Dataset entries:
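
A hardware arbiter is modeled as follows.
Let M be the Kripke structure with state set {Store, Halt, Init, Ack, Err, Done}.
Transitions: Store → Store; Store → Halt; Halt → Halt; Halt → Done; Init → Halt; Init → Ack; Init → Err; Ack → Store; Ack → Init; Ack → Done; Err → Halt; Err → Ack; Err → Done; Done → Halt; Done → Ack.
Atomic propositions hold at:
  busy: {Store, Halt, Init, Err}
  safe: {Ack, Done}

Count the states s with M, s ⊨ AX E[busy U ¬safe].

Sat(¬safe) = {Store, Halt, Init, Err}
E[busy U ¬safe]: least fixpoint, start Z0 = Sat(¬safe) = {Store, Halt, Init, Err}, add states in Sat(busy) with some successor in Z. Already a fixed point.
Sat(E[busy U ¬safe]) = {Store, Halt, Init, Err}
Sat(AX E[busy U ¬safe]) = {s : every successor in {Store, Halt, Init, Err}} = {Store}
|Sat(AX E[busy U ¬safe])| = |{Store}| = 1.

1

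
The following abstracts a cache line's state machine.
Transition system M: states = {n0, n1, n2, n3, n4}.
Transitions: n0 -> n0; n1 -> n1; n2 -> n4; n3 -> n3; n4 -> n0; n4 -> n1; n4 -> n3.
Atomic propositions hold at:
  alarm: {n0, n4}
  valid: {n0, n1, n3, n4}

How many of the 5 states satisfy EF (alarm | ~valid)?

Sat(~valid) = {n2}
Sat(alarm | ~valid) = {n0, n2, n4}
EF (alarm | ~valid): least fixpoint, start Z0 = {n0, n2, n4}, add states with some successor in Z. Already a fixed point.
Sat(EF (alarm | ~valid)) = {n0, n2, n4}
|Sat(EF (alarm | ~valid))| = |{n0, n2, n4}| = 3.

3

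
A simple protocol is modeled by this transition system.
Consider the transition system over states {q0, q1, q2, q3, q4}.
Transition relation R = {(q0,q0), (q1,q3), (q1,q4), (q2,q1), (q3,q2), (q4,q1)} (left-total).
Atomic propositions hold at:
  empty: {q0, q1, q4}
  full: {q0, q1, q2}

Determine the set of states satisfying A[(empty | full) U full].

Sat(empty | full) = {q0, q1, q2, q4}
A[(empty | full) U full]: least fixpoint, start Z0 = Sat(full) = {q0, q1, q2}, add states in Sat(empty | full) with every successor in Z. Z1 = {q0, q1, q2, q4}; fixed.
Sat(A[(empty | full) U full]) = {q0, q1, q2, q4}

{q0, q1, q2, q4}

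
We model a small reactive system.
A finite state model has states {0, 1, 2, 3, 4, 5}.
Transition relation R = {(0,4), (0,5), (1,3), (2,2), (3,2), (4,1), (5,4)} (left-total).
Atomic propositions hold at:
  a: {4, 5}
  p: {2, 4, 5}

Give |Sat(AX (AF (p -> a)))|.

4

Sat(p -> a) = {0, 1, 3, 4, 5}
AF (p -> a): least fixpoint, start Z0 = {0, 1, 3, 4, 5}, add states with every successor in Z. Already a fixed point.
Sat(AF (p -> a)) = {0, 1, 3, 4, 5}
Sat(AX (AF (p -> a))) = {s : every successor in {0, 1, 3, 4, 5}} = {0, 1, 4, 5}
|Sat(AX (AF (p -> a)))| = |{0, 1, 4, 5}| = 4.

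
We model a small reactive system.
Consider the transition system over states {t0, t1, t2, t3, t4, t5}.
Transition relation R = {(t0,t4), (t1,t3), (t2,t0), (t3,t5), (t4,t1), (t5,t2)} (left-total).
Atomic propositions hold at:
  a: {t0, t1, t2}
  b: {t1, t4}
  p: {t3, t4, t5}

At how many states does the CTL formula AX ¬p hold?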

> _Exercise_:
From the data, list each line in which the string "left" appears.

> _Written answer_:
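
Transition relation R = {(q0,q0), (q1,q3), (q1,q4), (q2,q1), (q3,q2), (q4,q1)} (left-total).
Transition relation R = {(0,4), (0,5), (1,3), (2,2), (3,2), (4,1), (5,4)} (left-total).
Transition relation R = {(t0,t4), (t1,t3), (t2,t0), (t3,t5), (t4,t1), (t5,t2)} (left-total).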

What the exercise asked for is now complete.